▸ Work order
What is needed is an exact copy of every record.

▸ Input material
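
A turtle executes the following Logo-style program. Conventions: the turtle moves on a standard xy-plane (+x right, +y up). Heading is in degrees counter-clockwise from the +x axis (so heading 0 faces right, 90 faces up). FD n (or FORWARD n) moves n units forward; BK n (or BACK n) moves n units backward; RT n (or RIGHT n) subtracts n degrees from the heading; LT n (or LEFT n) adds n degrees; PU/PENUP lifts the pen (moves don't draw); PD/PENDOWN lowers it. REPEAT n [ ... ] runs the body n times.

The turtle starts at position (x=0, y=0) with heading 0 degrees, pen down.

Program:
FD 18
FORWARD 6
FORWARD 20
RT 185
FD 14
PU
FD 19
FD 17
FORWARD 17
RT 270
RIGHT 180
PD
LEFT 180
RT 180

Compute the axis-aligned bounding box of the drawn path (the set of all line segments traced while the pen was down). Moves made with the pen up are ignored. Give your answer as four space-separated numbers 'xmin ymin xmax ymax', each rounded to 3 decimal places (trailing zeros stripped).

Answer: 0 0 44 1.22

Derivation:
Executing turtle program step by step:
Start: pos=(0,0), heading=0, pen down
FD 18: (0,0) -> (18,0) [heading=0, draw]
FD 6: (18,0) -> (24,0) [heading=0, draw]
FD 20: (24,0) -> (44,0) [heading=0, draw]
RT 185: heading 0 -> 175
FD 14: (44,0) -> (30.053,1.22) [heading=175, draw]
PU: pen up
FD 19: (30.053,1.22) -> (11.126,2.876) [heading=175, move]
FD 17: (11.126,2.876) -> (-5.81,4.358) [heading=175, move]
FD 17: (-5.81,4.358) -> (-22.745,5.839) [heading=175, move]
RT 270: heading 175 -> 265
RT 180: heading 265 -> 85
PD: pen down
LT 180: heading 85 -> 265
RT 180: heading 265 -> 85
Final: pos=(-22.745,5.839), heading=85, 4 segment(s) drawn

Segment endpoints: x in {0, 18, 24, 30.053, 44}, y in {0, 1.22}
xmin=0, ymin=0, xmax=44, ymax=1.22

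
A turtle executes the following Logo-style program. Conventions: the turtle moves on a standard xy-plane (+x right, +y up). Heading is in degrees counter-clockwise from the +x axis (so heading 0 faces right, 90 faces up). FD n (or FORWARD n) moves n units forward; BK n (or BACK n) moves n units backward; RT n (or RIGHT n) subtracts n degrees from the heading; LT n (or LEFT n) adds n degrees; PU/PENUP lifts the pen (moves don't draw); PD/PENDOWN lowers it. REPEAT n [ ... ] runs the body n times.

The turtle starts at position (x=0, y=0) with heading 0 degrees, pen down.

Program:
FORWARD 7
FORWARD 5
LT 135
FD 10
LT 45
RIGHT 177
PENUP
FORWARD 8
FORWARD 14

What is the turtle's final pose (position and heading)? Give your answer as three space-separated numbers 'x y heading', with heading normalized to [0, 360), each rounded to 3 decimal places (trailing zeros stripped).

Executing turtle program step by step:
Start: pos=(0,0), heading=0, pen down
FD 7: (0,0) -> (7,0) [heading=0, draw]
FD 5: (7,0) -> (12,0) [heading=0, draw]
LT 135: heading 0 -> 135
FD 10: (12,0) -> (4.929,7.071) [heading=135, draw]
LT 45: heading 135 -> 180
RT 177: heading 180 -> 3
PU: pen up
FD 8: (4.929,7.071) -> (12.918,7.49) [heading=3, move]
FD 14: (12.918,7.49) -> (26.899,8.222) [heading=3, move]
Final: pos=(26.899,8.222), heading=3, 3 segment(s) drawn

Answer: 26.899 8.222 3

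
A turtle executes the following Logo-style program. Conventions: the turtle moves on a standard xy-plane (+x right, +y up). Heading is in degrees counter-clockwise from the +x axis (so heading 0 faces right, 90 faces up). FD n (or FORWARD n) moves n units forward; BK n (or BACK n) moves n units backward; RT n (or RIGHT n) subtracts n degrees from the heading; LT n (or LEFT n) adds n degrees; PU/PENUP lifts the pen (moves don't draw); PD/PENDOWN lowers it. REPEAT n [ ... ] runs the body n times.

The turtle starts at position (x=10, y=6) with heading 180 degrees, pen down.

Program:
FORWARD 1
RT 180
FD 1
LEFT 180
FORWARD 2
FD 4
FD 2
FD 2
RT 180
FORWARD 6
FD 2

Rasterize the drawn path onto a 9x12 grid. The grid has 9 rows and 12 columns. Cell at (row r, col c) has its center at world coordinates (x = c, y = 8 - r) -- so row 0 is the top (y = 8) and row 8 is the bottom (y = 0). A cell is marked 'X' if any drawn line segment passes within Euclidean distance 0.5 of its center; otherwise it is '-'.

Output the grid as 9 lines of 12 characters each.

Answer: ------------
------------
XXXXXXXXXXX-
------------
------------
------------
------------
------------
------------

Derivation:
Segment 0: (10,6) -> (9,6)
Segment 1: (9,6) -> (10,6)
Segment 2: (10,6) -> (8,6)
Segment 3: (8,6) -> (4,6)
Segment 4: (4,6) -> (2,6)
Segment 5: (2,6) -> (0,6)
Segment 6: (0,6) -> (6,6)
Segment 7: (6,6) -> (8,6)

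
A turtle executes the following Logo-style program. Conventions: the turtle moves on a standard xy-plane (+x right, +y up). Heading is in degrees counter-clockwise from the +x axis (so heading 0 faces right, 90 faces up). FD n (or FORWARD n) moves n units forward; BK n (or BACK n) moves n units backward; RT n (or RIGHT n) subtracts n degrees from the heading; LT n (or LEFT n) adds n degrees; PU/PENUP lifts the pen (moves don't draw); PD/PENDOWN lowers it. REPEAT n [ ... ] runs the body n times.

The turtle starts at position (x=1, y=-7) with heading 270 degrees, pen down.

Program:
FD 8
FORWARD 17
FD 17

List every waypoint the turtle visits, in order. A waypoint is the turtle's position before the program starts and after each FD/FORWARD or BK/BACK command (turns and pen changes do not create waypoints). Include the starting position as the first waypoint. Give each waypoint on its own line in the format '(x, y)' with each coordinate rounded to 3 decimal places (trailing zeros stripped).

Executing turtle program step by step:
Start: pos=(1,-7), heading=270, pen down
FD 8: (1,-7) -> (1,-15) [heading=270, draw]
FD 17: (1,-15) -> (1,-32) [heading=270, draw]
FD 17: (1,-32) -> (1,-49) [heading=270, draw]
Final: pos=(1,-49), heading=270, 3 segment(s) drawn
Waypoints (4 total):
(1, -7)
(1, -15)
(1, -32)
(1, -49)

Answer: (1, -7)
(1, -15)
(1, -32)
(1, -49)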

▸ Exercise output
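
A turtle executes the following Logo-style program. Conventions: the turtle moves on a standard xy-plane (+x right, +y up). Heading is in degrees counter-clockwise from the +x axis (so heading 0 faces right, 90 faces up). FD n (or FORWARD n) moves n units forward; BK n (or BACK n) moves n units backward; RT n (or RIGHT n) subtracts n degrees from the heading; LT n (or LEFT n) adds n degrees; PU/PENUP lifts the pen (moves don't draw); PD/PENDOWN lowers it. REPEAT n [ ... ] runs the body n times.

The turtle starts at position (x=0, y=0) with heading 0 degrees, pen down.

Program:
FD 18
FORWARD 6
FORWARD 20
RT 185
FD 14
PU
FD 19
FD 17
FORWARD 17
RT 270
RIGHT 180
PD
LEFT 180
RT 180

Compute the axis-aligned bounding box of the drawn path (the set of all line segments traced while the pen was down). Moves made with the pen up are ignored. Give your answer as four space-separated numbers 'xmin ymin xmax ymax', each rounded to 3 decimal places (trailing zeros stripped).

Answer: 0 0 44 1.22

Derivation:
Executing turtle program step by step:
Start: pos=(0,0), heading=0, pen down
FD 18: (0,0) -> (18,0) [heading=0, draw]
FD 6: (18,0) -> (24,0) [heading=0, draw]
FD 20: (24,0) -> (44,0) [heading=0, draw]
RT 185: heading 0 -> 175
FD 14: (44,0) -> (30.053,1.22) [heading=175, draw]
PU: pen up
FD 19: (30.053,1.22) -> (11.126,2.876) [heading=175, move]
FD 17: (11.126,2.876) -> (-5.81,4.358) [heading=175, move]
FD 17: (-5.81,4.358) -> (-22.745,5.839) [heading=175, move]
RT 270: heading 175 -> 265
RT 180: heading 265 -> 85
PD: pen down
LT 180: heading 85 -> 265
RT 180: heading 265 -> 85
Final: pos=(-22.745,5.839), heading=85, 4 segment(s) drawn

Segment endpoints: x in {0, 18, 24, 30.053, 44}, y in {0, 1.22}
xmin=0, ymin=0, xmax=44, ymax=1.22

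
A turtle executes the following Logo-style program. Conventions: the turtle moves on a standard xy-plane (+x right, +y up). Heading is in degrees counter-clockwise from the +x axis (so heading 0 faces right, 90 faces up). FD n (or FORWARD n) moves n units forward; BK n (or BACK n) moves n units backward; RT n (or RIGHT n) subtracts n degrees from the heading; LT n (or LEFT n) adds n degrees; PU/PENUP lifts the pen (moves don't draw); PD/PENDOWN lowers it. REPEAT n [ ... ] runs the body n times.

The turtle starts at position (x=0, y=0) with heading 0 degrees, pen down.

Program:
FORWARD 7
FORWARD 5
LT 135
FD 10
LT 45
RIGHT 177
PENUP
FORWARD 8
FORWARD 14

What is the turtle's final pose (position and heading)? Give your answer as three space-separated numbers 'x y heading', with heading normalized to [0, 360), each rounded to 3 decimal places (trailing zeros stripped).

Executing turtle program step by step:
Start: pos=(0,0), heading=0, pen down
FD 7: (0,0) -> (7,0) [heading=0, draw]
FD 5: (7,0) -> (12,0) [heading=0, draw]
LT 135: heading 0 -> 135
FD 10: (12,0) -> (4.929,7.071) [heading=135, draw]
LT 45: heading 135 -> 180
RT 177: heading 180 -> 3
PU: pen up
FD 8: (4.929,7.071) -> (12.918,7.49) [heading=3, move]
FD 14: (12.918,7.49) -> (26.899,8.222) [heading=3, move]
Final: pos=(26.899,8.222), heading=3, 3 segment(s) drawn

Answer: 26.899 8.222 3

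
A turtle executes the following Logo-style program. Conventions: the turtle moves on a standard xy-plane (+x right, +y up). Heading is in degrees counter-clockwise from the +x axis (so heading 0 faces right, 90 faces up). FD n (or FORWARD n) moves n units forward; BK n (or BACK n) moves n units backward; RT n (or RIGHT n) subtracts n degrees from the heading; LT n (or LEFT n) adds n degrees; PU/PENUP lifts the pen (moves don't draw); PD/PENDOWN lowers it. REPEAT n [ ... ] runs the body n times.

The turtle starts at position (x=10, y=6) with heading 180 degrees, pen down.

Program:
FORWARD 1
RT 180
FD 1
LEFT 180
FORWARD 2
FD 4
FD 2
FD 2
RT 180
FORWARD 6
FD 2

Rasterize the drawn path onto a 9x12 grid. The grid has 9 rows and 12 columns. Cell at (row r, col c) has its center at world coordinates (x = c, y = 8 - r) -- so row 0 is the top (y = 8) and row 8 is the bottom (y = 0). A cell is marked 'X' if any drawn line segment passes within Euclidean distance 0.5 of its center; otherwise it is '-'.

Output the grid as 9 lines of 12 characters each.

Answer: ------------
------------
XXXXXXXXXXX-
------------
------------
------------
------------
------------
------------

Derivation:
Segment 0: (10,6) -> (9,6)
Segment 1: (9,6) -> (10,6)
Segment 2: (10,6) -> (8,6)
Segment 3: (8,6) -> (4,6)
Segment 4: (4,6) -> (2,6)
Segment 5: (2,6) -> (0,6)
Segment 6: (0,6) -> (6,6)
Segment 7: (6,6) -> (8,6)

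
A turtle executes the following Logo-style program. Conventions: the turtle moves on a standard xy-plane (+x right, +y up). Heading is in degrees counter-clockwise from the +x axis (so heading 0 faces right, 90 faces up). FD n (or FORWARD n) moves n units forward; BK n (or BACK n) moves n units backward; RT n (or RIGHT n) subtracts n degrees from the heading; LT n (or LEFT n) adds n degrees; PU/PENUP lifts the pen (moves don't draw); PD/PENDOWN lowers it. REPEAT n [ ... ] runs the body n times.

The turtle starts at position (x=1, y=-7) with heading 270 degrees, pen down.

Program:
FD 8
FORWARD 17
FD 17

List every waypoint the turtle visits, in order. A waypoint is the turtle's position before the program starts and after each FD/FORWARD or BK/BACK command (turns and pen changes do not create waypoints). Include the starting position as the first waypoint. Give each waypoint on its own line in the format '(x, y)' with each coordinate rounded to 3 decimal places (trailing zeros stripped).

Executing turtle program step by step:
Start: pos=(1,-7), heading=270, pen down
FD 8: (1,-7) -> (1,-15) [heading=270, draw]
FD 17: (1,-15) -> (1,-32) [heading=270, draw]
FD 17: (1,-32) -> (1,-49) [heading=270, draw]
Final: pos=(1,-49), heading=270, 3 segment(s) drawn
Waypoints (4 total):
(1, -7)
(1, -15)
(1, -32)
(1, -49)

Answer: (1, -7)
(1, -15)
(1, -32)
(1, -49)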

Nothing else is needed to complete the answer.